● Data extracts

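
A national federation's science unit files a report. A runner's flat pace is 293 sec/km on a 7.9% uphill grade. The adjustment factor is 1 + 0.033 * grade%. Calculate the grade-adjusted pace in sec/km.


Factor = 1 + 0.033 * 7.9 = 1.2607
Adjusted pace = 293 * 1.2607
= 369.39 sec/km

369.39 s/km


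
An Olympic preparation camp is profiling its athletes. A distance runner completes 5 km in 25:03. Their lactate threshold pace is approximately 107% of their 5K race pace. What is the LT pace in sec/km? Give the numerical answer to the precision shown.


Convert to seconds: 25 min 3 s = 1503 s
Pace per km = 1503 / 5 = 300.6 s/km
LT pace = 300.6 * 1.07 = 321.64 s/km

321.64 s/km


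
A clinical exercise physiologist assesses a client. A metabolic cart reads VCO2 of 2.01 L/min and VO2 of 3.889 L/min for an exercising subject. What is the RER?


RER = VCO2 / VO2 = 2.01 / 3.889 = 0.5168

0.5168


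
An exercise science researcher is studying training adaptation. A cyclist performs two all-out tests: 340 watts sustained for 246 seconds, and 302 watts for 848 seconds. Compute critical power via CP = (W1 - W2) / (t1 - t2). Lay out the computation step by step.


W1 = P1 * t1 = 340 * 246 = 83640 J
W2 = P2 * t2 = 302 * 848 = 256096 J
CP = (83640 - 256096) / (246 - 848)
= 286.47 W

286.47 W


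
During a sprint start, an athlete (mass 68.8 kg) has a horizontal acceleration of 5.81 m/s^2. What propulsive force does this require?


Propulsive force = mass * acceleration
= 68.8 kg * 5.81 m/s^2
= 399.73 N

399.73 N


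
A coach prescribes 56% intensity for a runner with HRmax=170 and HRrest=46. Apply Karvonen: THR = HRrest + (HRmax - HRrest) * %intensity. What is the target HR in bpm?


Heart rate reserve = 170 - 46 = 124
Intensity fraction = 56 / 100 = 0.56
THR = 46 + 124 * 0.56 = 115.44 bpm

115.44 bpm


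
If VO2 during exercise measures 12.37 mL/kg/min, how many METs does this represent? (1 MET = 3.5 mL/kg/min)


METs = VO2 / 3.5 = 12.37 / 3.5 = 3.53

3.53 METs


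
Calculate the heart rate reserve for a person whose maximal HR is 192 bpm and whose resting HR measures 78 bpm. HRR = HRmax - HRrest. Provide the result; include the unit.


HRmax = 192 bpm
HRrest = 78 bpm
HRR = 192 - 78 = 114 bpm

114 bpm


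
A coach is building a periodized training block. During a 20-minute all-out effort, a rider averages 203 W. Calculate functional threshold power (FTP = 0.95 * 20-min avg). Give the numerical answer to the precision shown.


FTP = 0.95 * 203
= 192.85 W

192.85 W


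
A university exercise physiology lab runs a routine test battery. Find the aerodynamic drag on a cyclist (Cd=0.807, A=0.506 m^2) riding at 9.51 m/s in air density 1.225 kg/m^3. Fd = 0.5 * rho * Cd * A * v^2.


Fd = 0.5 * 1.225 * 0.807 * 0.506 * 9.51^2
= 0.5 * 1.225 * 0.807 * 0.506 * 90.4401
= 22.62 N

22.62 N


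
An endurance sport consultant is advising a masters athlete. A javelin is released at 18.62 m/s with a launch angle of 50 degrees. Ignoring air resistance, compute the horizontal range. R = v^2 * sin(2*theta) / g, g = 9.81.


Launch speed squared = 346.7044
sin(2 * 50 deg) = 0.984808
Range = 346.7044 * 0.984808 / 9.81
= 34.805 m

34.805 m


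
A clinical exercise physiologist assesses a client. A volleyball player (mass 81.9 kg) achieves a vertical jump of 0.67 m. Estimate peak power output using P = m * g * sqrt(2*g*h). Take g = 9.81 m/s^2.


2 * g * h = 2 * 9.81 * 0.67 = 13.1454
sqrt(13.1454) = 3.625659 m/s
P = 81.9 * 9.81 * 3.625659 = 2913.0 W

2913.0 W


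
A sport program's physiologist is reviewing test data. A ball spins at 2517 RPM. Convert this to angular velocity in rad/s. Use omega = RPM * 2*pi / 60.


omega = 2517 * 2 * pi / 60
= 2517 * 6.28318531 / 60
= 15814.777 / 60
= 263.58 rad/s

263.58 rad/s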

● Description of the task
No line before the one with "Calculate the heart" belongs in the answer; copy that line and the rest of the records exactly.

● Result for this task
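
Calculate the heart rate reserve for a person whose maximal HR is 192 bpm and whose resting HR measures 78 bpm. HRR = HRmax - HRrest. Provide the result; include the unit.


HRmax = 192 bpm
HRrest = 78 bpm
HRR = 192 - 78 = 114 bpm

114 bpm


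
A coach is building a periodized training block. During a 20-minute all-out effort, a rider averages 203 W. Calculate functional threshold power (FTP = 0.95 * 20-min avg). Give the numerical answer to the precision shown.


FTP = 0.95 * 203
= 192.85 W

192.85 W


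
A university exercise physiology lab runs a routine test battery. Find the aerodynamic drag on a cyclist (Cd=0.807, A=0.506 m^2) riding at 9.51 m/s in air density 1.225 kg/m^3. Fd = 0.5 * rho * Cd * A * v^2.


Fd = 0.5 * 1.225 * 0.807 * 0.506 * 9.51^2
= 0.5 * 1.225 * 0.807 * 0.506 * 90.4401
= 22.62 N

22.62 N


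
An endurance sport consultant is advising a masters athlete. A javelin is released at 18.62 m/s with a launch angle of 50 degrees. Ignoring air resistance, compute the horizontal range. R = v^2 * sin(2*theta) / g, g = 9.81.


Launch speed squared = 346.7044
sin(2 * 50 deg) = 0.984808
Range = 346.7044 * 0.984808 / 9.81
= 34.805 m

34.805 m


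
A clinical exercise physiologist assesses a client. A volleyball player (mass 81.9 kg) achieves a vertical jump of 0.67 m. Estimate peak power output using P = m * g * sqrt(2*g*h). Take g = 9.81 m/s^2.


2 * g * h = 2 * 9.81 * 0.67 = 13.1454
sqrt(13.1454) = 3.625659 m/s
P = 81.9 * 9.81 * 3.625659 = 2913.0 W

2913.0 W


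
A sport program's physiologist is reviewing test data. A ball spins at 2517 RPM. Convert this to angular velocity in rad/s. Use omega = RPM * 2*pi / 60.


omega = 2517 * 2 * pi / 60
= 2517 * 6.28318531 / 60
= 15814.777 / 60
= 263.58 rad/s

263.58 rad/s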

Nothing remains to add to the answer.